Data to examine.
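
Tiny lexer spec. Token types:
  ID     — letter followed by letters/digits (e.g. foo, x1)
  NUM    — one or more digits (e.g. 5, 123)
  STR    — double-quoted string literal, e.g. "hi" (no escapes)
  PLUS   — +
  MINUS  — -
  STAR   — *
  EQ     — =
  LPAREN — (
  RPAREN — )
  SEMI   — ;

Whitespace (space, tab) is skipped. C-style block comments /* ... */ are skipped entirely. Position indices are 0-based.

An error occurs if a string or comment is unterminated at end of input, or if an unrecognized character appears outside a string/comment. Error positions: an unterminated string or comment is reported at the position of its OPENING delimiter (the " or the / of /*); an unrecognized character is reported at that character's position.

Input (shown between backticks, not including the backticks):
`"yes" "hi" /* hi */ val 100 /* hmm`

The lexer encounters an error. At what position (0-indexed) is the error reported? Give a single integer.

Answer: 28

Derivation:
pos=0: enter STRING mode
pos=0: emit STR "yes" (now at pos=5)
pos=6: enter STRING mode
pos=6: emit STR "hi" (now at pos=10)
pos=11: enter COMMENT mode (saw '/*')
exit COMMENT mode (now at pos=19)
pos=20: emit ID 'val' (now at pos=23)
pos=24: emit NUM '100' (now at pos=27)
pos=28: enter COMMENT mode (saw '/*')
pos=28: ERROR — unterminated comment (reached EOF)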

What is needed.
Everything in the listing above should be restated exactly.

Result of this task.
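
Tiny lexer spec. Token types:
  ID     — letter followed by letters/digits (e.g. foo, x1)
  NUM    — one or more digits (e.g. 5, 123)
  STR    — double-quoted string literal, e.g. "hi" (no escapes)
  PLUS   — +
  MINUS  — -
  STAR   — *
  EQ     — =
  LPAREN — (
  RPAREN — )
  SEMI   — ;

Whitespace (space, tab) is skipped. C-style block comments /* ... */ are skipped entirely. Position indices are 0-based.

An error occurs if a string or comment is unterminated at end of input, or if an unrecognized character appears outside a string/comment. Error positions: an unterminated string or comment is reported at the position of its OPENING delimiter (the " or the / of /*); an unrecognized character is reported at that character's position.

Input (shown between backticks, not including the backticks):
`"yes" "hi" /* hi */ val 100 /* hmm`

The lexer encounters an error. At what position (0-indexed) is the error reported? Give a single integer.

Answer: 28

Derivation:
pos=0: enter STRING mode
pos=0: emit STR "yes" (now at pos=5)
pos=6: enter STRING mode
pos=6: emit STR "hi" (now at pos=10)
pos=11: enter COMMENT mode (saw '/*')
exit COMMENT mode (now at pos=19)
pos=20: emit ID 'val' (now at pos=23)
pos=24: emit NUM '100' (now at pos=27)
pos=28: enter COMMENT mode (saw '/*')
pos=28: ERROR — unterminated comment (reached EOF)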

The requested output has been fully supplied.